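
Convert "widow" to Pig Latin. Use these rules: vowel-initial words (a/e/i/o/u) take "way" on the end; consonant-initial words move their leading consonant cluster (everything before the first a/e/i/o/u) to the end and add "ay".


Word: "widow"
Starts with consonant(s) → move to end, add 'ay'
Consonant cluster: "w"
Pig Latin = "idowway"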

• Exercise:
All the data needs repeating. Return it exactly.

• Exercise response:
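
Convert "widow" to Pig Latin. Use these rules: vowel-initial words (a/e/i/o/u) take "way" on the end; consonant-initial words move their leading consonant cluster (everything before the first a/e/i/o/u) to the end and add "ay".


Word: "widow"
Starts with consonant(s) → move to end, add 'ay'
Consonant cluster: "w"
Pig Latin = "idowway"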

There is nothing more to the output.